● **Assignment**
From the records below, copy out exactly the lines from the one containing "[0.35, 0.45, 0.10]" to the one containing "Final demand is", both included. Add nothing else.

══════

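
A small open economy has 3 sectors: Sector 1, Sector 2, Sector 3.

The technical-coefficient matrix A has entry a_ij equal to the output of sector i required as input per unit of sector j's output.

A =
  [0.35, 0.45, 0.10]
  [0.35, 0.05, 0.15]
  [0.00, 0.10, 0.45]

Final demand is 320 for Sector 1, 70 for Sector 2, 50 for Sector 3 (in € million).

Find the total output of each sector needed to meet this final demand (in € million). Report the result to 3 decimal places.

I − A =
  [   0.65    -0.45    -0.10]
  [  -0.35     0.95    -0.15]
  [   0.00    -0.10     0.55]
Cofactors of I−A, C_ij = (−1)^(i+j)·(minor ij) (rows/columns in the sector order above):
  C_11 = (0.95)(0.55) − (-0.15)(-0.10) = 0.5075
  C_12 = −[(-0.35)(0.55) − (-0.15)(0.00)] = 0.1925
  C_13 = (-0.35)(-0.10) − (0.95)(0.00) = 0.0350
  C_21 = −[(-0.45)(0.55) − (-0.10)(-0.10)] = 0.2575
  C_22 = (0.65)(0.55) − (-0.10)(0.00) = 0.3575
  C_23 = −[(0.65)(-0.10) − (-0.45)(0.00)] = 0.0650
  C_31 = (-0.45)(-0.15) − (-0.10)(0.95) = 0.1625
  C_32 = −[(0.65)(-0.15) − (-0.10)(-0.35)] = 0.1325
  C_33 = (0.65)(0.95) − (-0.45)(-0.35) = 0.4600
det(I−A) = Σ_j (I−A)_1j·C_1j = (0.65)(0.5075) + (-0.45)(0.1925) + (-0.10)(0.0350) = 0.23975
adj(I−A) = Cᵀ =
  [ 0.5075   0.2575   0.1625]
  [ 0.1925   0.3575   0.1325]
  [ 0.0350   0.0650   0.4600]
(I − A)⁻¹ = adj(I−A) / det(I−A) ≈
  [   2.1168     1.0740     0.6778]
  [   0.8029     1.4911     0.5527]
  [   0.1460     0.2711     1.9187]
x = (I − A)⁻¹ d = adj(I−A)·d / det(I−A), with det(I−A) = 0.23975:
  x_1 = (0.5075·320 + 0.2575·70 + 0.1625·50) / 0.23975 = 188.55 / 0.23975 ≈ 786.444
  x_2 = (0.1925·320 + 0.3575·70 + 0.1325·50) / 0.23975 = 93.25 / 0.23975 ≈ 388.947
  x_3 = (0.0350·320 + 0.0650·70 + 0.4600·50) / 0.23975 = 38.75 / 0.23975 ≈ 161.627

x_1 = 786.444, x_2 = 388.947, x_3 = 161.627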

══════

● **Exercise output**
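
  [0.35, 0.45, 0.10]
  [0.35, 0.05, 0.15]
  [0.00, 0.10, 0.45]

Final demand is 320 for Sector 1, 70 for Sector 2, 50 for Sector 3 (in € million).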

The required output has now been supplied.